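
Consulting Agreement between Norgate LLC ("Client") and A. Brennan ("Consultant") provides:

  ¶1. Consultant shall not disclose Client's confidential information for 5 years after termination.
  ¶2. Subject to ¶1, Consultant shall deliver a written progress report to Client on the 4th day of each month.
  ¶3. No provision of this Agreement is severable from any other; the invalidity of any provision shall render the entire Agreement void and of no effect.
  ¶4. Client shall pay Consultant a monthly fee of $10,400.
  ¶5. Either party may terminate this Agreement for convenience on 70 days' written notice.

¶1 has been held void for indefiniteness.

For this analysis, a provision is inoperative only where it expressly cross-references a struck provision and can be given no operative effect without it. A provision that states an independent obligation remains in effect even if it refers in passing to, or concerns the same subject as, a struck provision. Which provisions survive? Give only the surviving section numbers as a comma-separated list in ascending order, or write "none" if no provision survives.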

> _Assigned task_
Please copy nothing but the lines from the one that holds "void for indefiniteness." through the last line of the material above, exactly as written.

> _Result_
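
¶1 has been held void for indefiniteness.

For this analysis, a provision is inoperative only where it expressly cross-references a struck provision and can be given no operative effect without it. A provision that states an independent obligation remains in effect even if it refers in passing to, or concerns the same subject as, a struck provision. Which provisions survive? Give only the surviving section numbers as a comma-separated list in ascending order, or write "none" if no provision survives.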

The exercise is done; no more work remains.